• **DIRECTIONS**
In your reply, write out each entry exactly as given.

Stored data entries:

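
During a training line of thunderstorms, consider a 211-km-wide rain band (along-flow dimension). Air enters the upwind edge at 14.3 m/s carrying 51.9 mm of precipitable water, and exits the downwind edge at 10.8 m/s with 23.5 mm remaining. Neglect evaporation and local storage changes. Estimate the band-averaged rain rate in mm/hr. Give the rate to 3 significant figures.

R ≈ 8.33 mm/hr

Column moisture flux per unit crosswind length is F = V × PW.
Inflow: F_in = 14.3 × 51.9 = 742.17 mm·m/s
Outflow: F_out = 10.8 × 23.5 = 253.8 mm·m/s
Steady-state rate R = (F_in − F_out)/L = (742.17 − 253.8) / 211000 m = 2.315e-03 mm/s.
R = 2.315e-03 × 3600 = 8.33 mm/hr.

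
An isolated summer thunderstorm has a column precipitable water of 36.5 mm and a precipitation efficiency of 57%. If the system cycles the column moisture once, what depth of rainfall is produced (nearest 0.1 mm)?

rainfall ≈ 20.8 mm

Rainfall = ε × PW = 0.57 × 36.5 = 20.8 mm.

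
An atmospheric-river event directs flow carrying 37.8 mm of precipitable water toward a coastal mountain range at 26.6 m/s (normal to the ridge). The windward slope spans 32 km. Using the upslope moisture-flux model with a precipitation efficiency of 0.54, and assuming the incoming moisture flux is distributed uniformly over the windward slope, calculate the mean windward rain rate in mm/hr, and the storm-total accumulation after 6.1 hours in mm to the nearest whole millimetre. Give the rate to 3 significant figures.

Incoming column moisture flux per unit ridge length: F = V × PW = 26.6 × 37.8 = 1005.48 mm·m/s.
Spread over the 32 km slope with efficiency ε = 0.54: R = ε·F/W = 0.54 × 1005.48 / 32000 m = 1.697e-02 mm/s.
R = 1.697e-02 × 3600 = 61.1 mm/hr.
Over 6.1 h: total = 61.1 × 6.1 = 372.71 ≈ 373 mm.

R ≈ 61.1 mm/hr; total ≈ 373 mm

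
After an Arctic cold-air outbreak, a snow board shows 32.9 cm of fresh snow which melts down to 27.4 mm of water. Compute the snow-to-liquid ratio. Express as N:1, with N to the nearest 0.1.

ratio ≈ 12.0

Ratio = snow depth / SWE = 329 mm / 27.4 mm = 12.0, i.e. 12.0:1.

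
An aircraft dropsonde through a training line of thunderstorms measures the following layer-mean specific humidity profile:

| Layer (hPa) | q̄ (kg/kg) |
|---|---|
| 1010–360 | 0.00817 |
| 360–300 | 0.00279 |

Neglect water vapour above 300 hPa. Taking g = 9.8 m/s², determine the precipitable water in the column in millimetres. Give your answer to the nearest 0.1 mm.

PW ≈ 55.9 mm

Precipitable water is the column-integrated vapour mass per unit area: PW = (1/g) Σ q̄ Δp, with q in kg/kg and Δp in Pa (1 kg/m² of water = 1 mm).
Layer 1010–360 hPa: Δp = 650 hPa = 65000 Pa, q̄ = 0.00817 kg/kg → 0.00817 × 65000 / 9.8 = 54.19 mm
Layer 360–300 hPa: Δp = 60 hPa = 6000 Pa, q̄ = 0.00279 kg/kg → 0.00279 × 6000 / 9.8 = 1.71 mm
PW = 54.19 + 1.71 = 55.90 ≈ 55.9 mm.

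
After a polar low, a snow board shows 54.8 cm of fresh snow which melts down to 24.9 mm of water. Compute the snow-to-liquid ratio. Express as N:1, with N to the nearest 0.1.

Ratio = snow depth / SWE = 548 mm / 24.9 mm = 22.0, i.e. 22.0:1.

ratio ≈ 22.0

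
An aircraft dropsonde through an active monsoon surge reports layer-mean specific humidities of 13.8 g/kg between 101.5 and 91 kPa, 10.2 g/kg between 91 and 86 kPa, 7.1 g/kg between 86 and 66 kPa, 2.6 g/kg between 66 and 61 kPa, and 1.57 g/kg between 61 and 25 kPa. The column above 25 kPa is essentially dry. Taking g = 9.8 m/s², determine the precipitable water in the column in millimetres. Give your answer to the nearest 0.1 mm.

Precipitable water is the column-integrated vapour mass per unit area: PW = (1/g) Σ q̄ Δp, with q in kg/kg and Δp in Pa (1 kg/m² of water = 1 mm).
Layer 101.5–91 kPa: Δp = 105 hPa = 10500 Pa, q̄ = 0.0138 kg/kg → 0.0138 × 10500 / 9.8 = 14.79 mm
Layer 91–86 kPa: Δp = 50 hPa = 5000 Pa, q̄ = 0.0102 kg/kg → 0.0102 × 5000 / 9.8 = 5.20 mm
Layer 86–66 kPa: Δp = 200 hPa = 20000 Pa, q̄ = 0.0071 kg/kg → 0.0071 × 20000 / 9.8 = 14.49 mm
Layer 66–61 kPa: Δp = 50 hPa = 5000 Pa, q̄ = 0.0026 kg/kg → 0.0026 × 5000 / 9.8 = 1.33 mm
Layer 61–25 kPa: Δp = 360 hPa = 36000 Pa, q̄ = 0.00157 kg/kg → 0.00157 × 36000 / 9.8 = 5.77 mm
PW = 14.79 + 5.20 + 14.49 + 1.33 + 5.77 = 41.58 ≈ 41.6 mm.

PW ≈ 41.6 mm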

• **RESPONSE TO THE TASK**
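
During a training line of thunderstorms, consider a 211-km-wide rain band (along-flow dimension). Air enters the upwind edge at 14.3 m/s carrying 51.9 mm of precipitable water, and exits the downwind edge at 10.8 m/s with 23.5 mm remaining. Neglect evaporation and local storage changes. Estimate the band-averaged rain rate in mm/hr. Give the rate to 3 significant figures.

R ≈ 8.33 mm/hr

Column moisture flux per unit crosswind length is F = V × PW.
Inflow: F_in = 14.3 × 51.9 = 742.17 mm·m/s
Outflow: F_out = 10.8 × 23.5 = 253.8 mm·m/s
Steady-state rate R = (F_in − F_out)/L = (742.17 − 253.8) / 211000 m = 2.315e-03 mm/s.
R = 2.315e-03 × 3600 = 8.33 mm/hr.

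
An isolated summer thunderstorm has a column precipitable water of 36.5 mm and a precipitation efficiency of 57%. If the system cycles the column moisture once, what depth of rainfall is produced (nearest 0.1 mm)?

rainfall ≈ 20.8 mm

Rainfall = ε × PW = 0.57 × 36.5 = 20.8 mm.

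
An atmospheric-river event directs flow carrying 37.8 mm of precipitable water toward a coastal mountain range at 26.6 m/s (normal to the ridge). The windward slope spans 32 km. Using the upslope moisture-flux model with a precipitation efficiency of 0.54, and assuming the incoming moisture flux is distributed uniformly over the windward slope, calculate the mean windward rain rate in mm/hr, and the storm-total accumulation after 6.1 hours in mm to the nearest whole millimetre. Give the rate to 3 significant figures.

Incoming column moisture flux per unit ridge length: F = V × PW = 26.6 × 37.8 = 1005.48 mm·m/s.
Spread over the 32 km slope with efficiency ε = 0.54: R = ε·F/W = 0.54 × 1005.48 / 32000 m = 1.697e-02 mm/s.
R = 1.697e-02 × 3600 = 61.1 mm/hr.
Over 6.1 h: total = 61.1 × 6.1 = 372.71 ≈ 373 mm.

R ≈ 61.1 mm/hr; total ≈ 373 mm

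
After an Arctic cold-air outbreak, a snow board shows 32.9 cm of fresh snow which melts down to 27.4 mm of water. Compute the snow-to-liquid ratio. Express as N:1, with N to the nearest 0.1.

ratio ≈ 12.0

Ratio = snow depth / SWE = 329 mm / 27.4 mm = 12.0, i.e. 12.0:1.

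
An aircraft dropsonde through a training line of thunderstorms measures the following layer-mean specific humidity profile:

| Layer (hPa) | q̄ (kg/kg) |
|---|---|
| 1010–360 | 0.00817 |
| 360–300 | 0.00279 |

Neglect water vapour above 300 hPa. Taking g = 9.8 m/s², determine the precipitable water in the column in millimetres. Give your answer to the nearest 0.1 mm.

PW ≈ 55.9 mm

Precipitable water is the column-integrated vapour mass per unit area: PW = (1/g) Σ q̄ Δp, with q in kg/kg and Δp in Pa (1 kg/m² of water = 1 mm).
Layer 1010–360 hPa: Δp = 650 hPa = 65000 Pa, q̄ = 0.00817 kg/kg → 0.00817 × 65000 / 9.8 = 54.19 mm
Layer 360–300 hPa: Δp = 60 hPa = 6000 Pa, q̄ = 0.00279 kg/kg → 0.00279 × 6000 / 9.8 = 1.71 mm
PW = 54.19 + 1.71 = 55.90 ≈ 55.9 mm.

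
After a polar low, a snow board shows 54.8 cm of fresh snow which melts down to 24.9 mm of water. Compute the snow-to-liquid ratio. Express as N:1, with N to the nearest 0.1.

Ratio = snow depth / SWE = 548 mm / 24.9 mm = 22.0, i.e. 22.0:1.

ratio ≈ 22.0

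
An aircraft dropsonde through an active monsoon surge reports layer-mean specific humidities of 13.8 g/kg between 101.5 and 91 kPa, 10.2 g/kg between 91 and 86 kPa, 7.1 g/kg between 86 and 66 kPa, 2.6 g/kg between 66 and 61 kPa, and 1.57 g/kg between 61 and 25 kPa. The column above 25 kPa is essentially dry. Taking g = 9.8 m/s², determine the precipitable water in the column in millimetres. Give your answer to the nearest 0.1 mm.

Precipitable water is the column-integrated vapour mass per unit area: PW = (1/g) Σ q̄ Δp, with q in kg/kg and Δp in Pa (1 kg/m² of water = 1 mm).
Layer 101.5–91 kPa: Δp = 105 hPa = 10500 Pa, q̄ = 0.0138 kg/kg → 0.0138 × 10500 / 9.8 = 14.79 mm
Layer 91–86 kPa: Δp = 50 hPa = 5000 Pa, q̄ = 0.0102 kg/kg → 0.0102 × 5000 / 9.8 = 5.20 mm
Layer 86–66 kPa: Δp = 200 hPa = 20000 Pa, q̄ = 0.0071 kg/kg → 0.0071 × 20000 / 9.8 = 14.49 mm
Layer 66–61 kPa: Δp = 50 hPa = 5000 Pa, q̄ = 0.0026 kg/kg → 0.0026 × 5000 / 9.8 = 1.33 mm
Layer 61–25 kPa: Δp = 360 hPa = 36000 Pa, q̄ = 0.00157 kg/kg → 0.00157 × 36000 / 9.8 = 5.77 mm
PW = 14.79 + 5.20 + 14.49 + 1.33 + 5.77 = 41.58 ≈ 41.6 mm.

PW ≈ 41.6 mm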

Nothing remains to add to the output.